** WORK ORDER **
Locate every line in the records below that contains the word "footprint", and copy each one.

Stored items:
⟨

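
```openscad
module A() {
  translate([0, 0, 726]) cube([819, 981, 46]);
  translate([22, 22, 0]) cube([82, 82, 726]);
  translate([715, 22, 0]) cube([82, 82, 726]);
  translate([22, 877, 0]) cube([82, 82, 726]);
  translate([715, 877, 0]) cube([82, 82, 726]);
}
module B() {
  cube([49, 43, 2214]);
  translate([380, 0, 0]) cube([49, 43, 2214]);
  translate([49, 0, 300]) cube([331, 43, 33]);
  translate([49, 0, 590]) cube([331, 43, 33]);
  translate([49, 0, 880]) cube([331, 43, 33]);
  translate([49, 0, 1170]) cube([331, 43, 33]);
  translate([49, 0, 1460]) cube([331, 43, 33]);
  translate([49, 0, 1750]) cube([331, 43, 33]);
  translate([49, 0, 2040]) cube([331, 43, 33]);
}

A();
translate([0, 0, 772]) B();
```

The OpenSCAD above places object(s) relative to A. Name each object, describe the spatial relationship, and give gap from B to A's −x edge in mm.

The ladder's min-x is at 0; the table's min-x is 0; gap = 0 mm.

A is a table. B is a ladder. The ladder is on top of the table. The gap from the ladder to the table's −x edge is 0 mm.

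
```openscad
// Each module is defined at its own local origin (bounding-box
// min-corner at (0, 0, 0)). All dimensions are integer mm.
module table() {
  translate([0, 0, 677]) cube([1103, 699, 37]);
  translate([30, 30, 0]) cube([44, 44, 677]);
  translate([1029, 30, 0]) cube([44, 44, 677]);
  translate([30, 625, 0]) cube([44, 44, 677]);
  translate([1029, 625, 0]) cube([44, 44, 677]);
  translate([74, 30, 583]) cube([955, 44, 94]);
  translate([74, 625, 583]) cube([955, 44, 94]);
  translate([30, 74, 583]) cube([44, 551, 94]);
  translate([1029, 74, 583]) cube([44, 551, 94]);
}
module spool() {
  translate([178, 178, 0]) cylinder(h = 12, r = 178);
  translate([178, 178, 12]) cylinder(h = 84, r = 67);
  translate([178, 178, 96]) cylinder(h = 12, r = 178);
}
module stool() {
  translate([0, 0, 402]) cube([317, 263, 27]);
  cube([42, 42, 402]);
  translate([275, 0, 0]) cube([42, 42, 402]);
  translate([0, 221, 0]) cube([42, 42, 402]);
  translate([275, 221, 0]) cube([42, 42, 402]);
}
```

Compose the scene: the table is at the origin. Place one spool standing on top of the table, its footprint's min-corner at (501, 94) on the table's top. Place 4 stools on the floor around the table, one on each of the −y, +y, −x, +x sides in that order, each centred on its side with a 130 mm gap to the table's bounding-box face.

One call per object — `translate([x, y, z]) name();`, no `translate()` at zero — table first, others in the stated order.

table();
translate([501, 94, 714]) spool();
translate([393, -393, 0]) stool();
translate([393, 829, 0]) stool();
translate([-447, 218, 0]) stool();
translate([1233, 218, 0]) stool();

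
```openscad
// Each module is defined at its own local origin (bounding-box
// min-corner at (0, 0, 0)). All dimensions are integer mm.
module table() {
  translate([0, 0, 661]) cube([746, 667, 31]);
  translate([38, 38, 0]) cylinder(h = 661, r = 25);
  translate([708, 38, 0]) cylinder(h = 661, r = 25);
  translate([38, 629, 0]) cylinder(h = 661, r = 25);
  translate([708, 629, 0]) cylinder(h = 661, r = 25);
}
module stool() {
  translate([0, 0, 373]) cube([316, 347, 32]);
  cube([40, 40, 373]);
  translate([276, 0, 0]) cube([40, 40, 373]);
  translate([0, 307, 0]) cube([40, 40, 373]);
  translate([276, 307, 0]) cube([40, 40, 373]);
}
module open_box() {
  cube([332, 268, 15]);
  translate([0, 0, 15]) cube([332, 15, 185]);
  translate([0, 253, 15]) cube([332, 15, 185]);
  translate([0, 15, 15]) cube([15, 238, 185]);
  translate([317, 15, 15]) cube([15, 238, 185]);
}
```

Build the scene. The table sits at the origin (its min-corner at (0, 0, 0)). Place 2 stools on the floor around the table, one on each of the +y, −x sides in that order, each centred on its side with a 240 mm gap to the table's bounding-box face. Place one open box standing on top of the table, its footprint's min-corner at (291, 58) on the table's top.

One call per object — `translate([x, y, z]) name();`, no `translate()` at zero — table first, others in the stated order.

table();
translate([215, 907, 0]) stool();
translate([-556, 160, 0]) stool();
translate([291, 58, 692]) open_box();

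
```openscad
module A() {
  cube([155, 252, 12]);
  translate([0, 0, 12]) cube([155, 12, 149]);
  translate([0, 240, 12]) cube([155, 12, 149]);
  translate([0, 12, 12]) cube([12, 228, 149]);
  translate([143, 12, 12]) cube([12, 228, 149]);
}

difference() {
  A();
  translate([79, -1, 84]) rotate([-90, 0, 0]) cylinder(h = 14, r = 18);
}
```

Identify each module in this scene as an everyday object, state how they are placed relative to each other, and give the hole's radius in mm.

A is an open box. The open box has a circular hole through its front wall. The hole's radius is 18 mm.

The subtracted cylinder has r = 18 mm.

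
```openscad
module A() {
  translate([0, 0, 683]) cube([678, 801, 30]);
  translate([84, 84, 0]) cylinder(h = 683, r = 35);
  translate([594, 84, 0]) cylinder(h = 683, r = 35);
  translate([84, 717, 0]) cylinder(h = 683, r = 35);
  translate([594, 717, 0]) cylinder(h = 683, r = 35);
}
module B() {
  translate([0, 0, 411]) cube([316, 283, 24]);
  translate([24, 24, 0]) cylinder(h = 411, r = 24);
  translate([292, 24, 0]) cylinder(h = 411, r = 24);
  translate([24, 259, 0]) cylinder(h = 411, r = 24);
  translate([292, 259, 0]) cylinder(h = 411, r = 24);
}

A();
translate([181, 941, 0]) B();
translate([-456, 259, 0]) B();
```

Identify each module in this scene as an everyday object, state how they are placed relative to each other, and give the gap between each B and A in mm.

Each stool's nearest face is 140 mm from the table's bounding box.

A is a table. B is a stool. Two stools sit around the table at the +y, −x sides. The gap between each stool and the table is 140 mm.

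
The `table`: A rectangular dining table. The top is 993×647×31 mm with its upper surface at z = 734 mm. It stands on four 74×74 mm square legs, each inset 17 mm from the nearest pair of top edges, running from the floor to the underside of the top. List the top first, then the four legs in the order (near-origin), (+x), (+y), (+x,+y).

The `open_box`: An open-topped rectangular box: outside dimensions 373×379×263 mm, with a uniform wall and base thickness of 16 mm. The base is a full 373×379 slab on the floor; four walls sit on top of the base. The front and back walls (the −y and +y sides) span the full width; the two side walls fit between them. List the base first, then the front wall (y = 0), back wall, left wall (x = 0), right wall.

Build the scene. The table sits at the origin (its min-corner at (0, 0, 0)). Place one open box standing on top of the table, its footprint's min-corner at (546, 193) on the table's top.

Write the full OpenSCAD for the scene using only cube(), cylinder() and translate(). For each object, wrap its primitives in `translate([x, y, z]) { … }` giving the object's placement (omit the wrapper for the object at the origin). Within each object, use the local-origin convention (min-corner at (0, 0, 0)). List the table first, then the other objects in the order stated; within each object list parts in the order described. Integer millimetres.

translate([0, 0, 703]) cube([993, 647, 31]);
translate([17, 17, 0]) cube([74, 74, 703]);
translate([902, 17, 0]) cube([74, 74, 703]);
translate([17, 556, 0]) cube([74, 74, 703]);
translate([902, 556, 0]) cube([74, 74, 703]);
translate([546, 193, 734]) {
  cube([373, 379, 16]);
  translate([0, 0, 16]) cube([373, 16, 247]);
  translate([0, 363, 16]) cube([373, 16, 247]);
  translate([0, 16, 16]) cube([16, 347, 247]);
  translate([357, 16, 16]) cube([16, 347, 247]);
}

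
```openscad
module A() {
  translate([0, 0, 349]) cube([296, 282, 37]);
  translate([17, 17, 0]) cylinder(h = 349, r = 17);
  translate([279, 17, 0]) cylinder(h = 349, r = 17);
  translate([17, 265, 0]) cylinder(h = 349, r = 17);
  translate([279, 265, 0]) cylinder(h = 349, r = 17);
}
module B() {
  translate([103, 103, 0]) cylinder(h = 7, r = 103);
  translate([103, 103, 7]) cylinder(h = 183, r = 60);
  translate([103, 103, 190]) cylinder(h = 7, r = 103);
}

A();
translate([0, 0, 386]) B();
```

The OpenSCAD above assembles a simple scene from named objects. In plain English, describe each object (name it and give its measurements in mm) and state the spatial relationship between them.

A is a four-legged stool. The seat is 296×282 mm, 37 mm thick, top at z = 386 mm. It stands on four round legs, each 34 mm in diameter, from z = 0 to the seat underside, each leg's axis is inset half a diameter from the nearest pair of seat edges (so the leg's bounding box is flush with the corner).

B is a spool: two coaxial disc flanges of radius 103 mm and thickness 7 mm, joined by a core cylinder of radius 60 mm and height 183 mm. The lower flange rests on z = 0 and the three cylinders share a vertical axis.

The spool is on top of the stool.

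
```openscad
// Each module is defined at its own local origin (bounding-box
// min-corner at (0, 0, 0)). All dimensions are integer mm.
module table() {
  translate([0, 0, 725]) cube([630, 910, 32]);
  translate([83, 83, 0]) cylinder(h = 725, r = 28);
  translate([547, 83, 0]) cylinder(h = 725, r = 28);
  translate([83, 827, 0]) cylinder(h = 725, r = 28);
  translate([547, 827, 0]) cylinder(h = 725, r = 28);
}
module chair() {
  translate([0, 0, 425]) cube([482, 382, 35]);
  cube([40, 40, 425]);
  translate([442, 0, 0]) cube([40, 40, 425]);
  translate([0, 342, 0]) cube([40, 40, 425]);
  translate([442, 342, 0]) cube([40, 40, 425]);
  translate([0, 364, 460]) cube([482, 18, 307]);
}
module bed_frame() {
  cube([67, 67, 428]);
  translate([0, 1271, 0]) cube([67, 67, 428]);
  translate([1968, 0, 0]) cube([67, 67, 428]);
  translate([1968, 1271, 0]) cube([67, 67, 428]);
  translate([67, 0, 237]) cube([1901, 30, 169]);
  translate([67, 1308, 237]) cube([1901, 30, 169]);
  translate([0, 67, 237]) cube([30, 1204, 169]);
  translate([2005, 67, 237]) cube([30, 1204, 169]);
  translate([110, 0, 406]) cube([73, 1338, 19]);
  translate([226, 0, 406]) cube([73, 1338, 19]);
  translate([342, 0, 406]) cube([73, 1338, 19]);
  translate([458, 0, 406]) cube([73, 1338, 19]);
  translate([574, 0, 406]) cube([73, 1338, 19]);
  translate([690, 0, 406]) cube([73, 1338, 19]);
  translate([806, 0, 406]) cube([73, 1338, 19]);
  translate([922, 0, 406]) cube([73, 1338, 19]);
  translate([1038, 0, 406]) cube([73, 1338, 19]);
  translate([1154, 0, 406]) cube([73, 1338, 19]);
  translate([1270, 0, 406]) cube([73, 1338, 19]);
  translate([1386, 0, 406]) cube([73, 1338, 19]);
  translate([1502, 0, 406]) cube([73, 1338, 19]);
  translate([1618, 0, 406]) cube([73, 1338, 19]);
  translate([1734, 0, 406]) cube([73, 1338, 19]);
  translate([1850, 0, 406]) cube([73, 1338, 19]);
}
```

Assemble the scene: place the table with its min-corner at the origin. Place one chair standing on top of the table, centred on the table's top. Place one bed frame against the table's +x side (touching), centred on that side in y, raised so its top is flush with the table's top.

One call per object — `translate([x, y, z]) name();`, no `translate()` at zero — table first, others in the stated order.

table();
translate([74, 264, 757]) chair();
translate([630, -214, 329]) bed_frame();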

⟩

** RESPONSE TO THIS TASK **
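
Compose the scene: the table is at the origin. Place one spool standing on top of the table, its footprint's min-corner at (501, 94) on the table's top. Place 4 stools on the floor around the table, one on each of the −y, +y, −x, +x sides in that order, each centred on its side with a 130 mm gap to the table's bounding-box face.
Build the scene. The table sits at the origin (its min-corner at (0, 0, 0)). Place 2 stools on the floor around the table, one on each of the +y, −x sides in that order, each centred on its side with a 240 mm gap to the table's bounding-box face. Place one open box standing on top of the table, its footprint's min-corner at (291, 58) on the table's top.
Build the scene. The table sits at the origin (its min-corner at (0, 0, 0)). Place one open box standing on top of the table, its footprint's min-corner at (546, 193) on the table's top.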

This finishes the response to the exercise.